* [Exercise prompt]:
Exactly as they stand, set down all of the records again.

* [Records supplied]:
◆ ◆ ◆ ◆
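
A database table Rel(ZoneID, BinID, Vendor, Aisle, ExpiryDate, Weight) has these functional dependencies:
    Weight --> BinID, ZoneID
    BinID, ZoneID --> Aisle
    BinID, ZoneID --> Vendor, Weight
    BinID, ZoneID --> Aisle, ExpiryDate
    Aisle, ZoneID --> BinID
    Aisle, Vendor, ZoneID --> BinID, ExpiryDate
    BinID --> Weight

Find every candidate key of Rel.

{BinID} is a candidate key since {BinID}⁺ = {Aisle, BinID, ExpiryDate, Vendor, Weight, ZoneID} covers every attribute.
{Weight} is a candidate key since {Weight}⁺ = {Aisle, BinID, ExpiryDate, Vendor, Weight, ZoneID} covers every attribute.
{Aisle, ZoneID} is a candidate key since {Aisle, ZoneID}⁺ = {Aisle, BinID, ExpiryDate, Vendor, Weight, ZoneID} covers every attribute.
These are minimal and exhaustive — every other superkey contains one of them.

{Aisle, ZoneID}, {BinID}, {Weight}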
◆ ◆ ◆ ◆
* [Response area]:
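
A database table Rel(ZoneID, BinID, Vendor, Aisle, ExpiryDate, Weight) has these functional dependencies:
    Weight --> BinID, ZoneID
    BinID, ZoneID --> Aisle
    BinID, ZoneID --> Vendor, Weight
    BinID, ZoneID --> Aisle, ExpiryDate
    Aisle, ZoneID --> BinID
    Aisle, Vendor, ZoneID --> BinID, ExpiryDate
    BinID --> Weight

Find every candidate key of Rel.

{BinID} is a candidate key since {BinID}⁺ = {Aisle, BinID, ExpiryDate, Vendor, Weight, ZoneID} covers every attribute.
{Weight} is a candidate key since {Weight}⁺ = {Aisle, BinID, ExpiryDate, Vendor, Weight, ZoneID} covers every attribute.
{Aisle, ZoneID} is a candidate key since {Aisle, ZoneID}⁺ = {Aisle, BinID, ExpiryDate, Vendor, Weight, ZoneID} covers every attribute.
These are minimal and exhaustive — every other superkey contains one of them.

{Aisle, ZoneID}, {BinID}, {Weight}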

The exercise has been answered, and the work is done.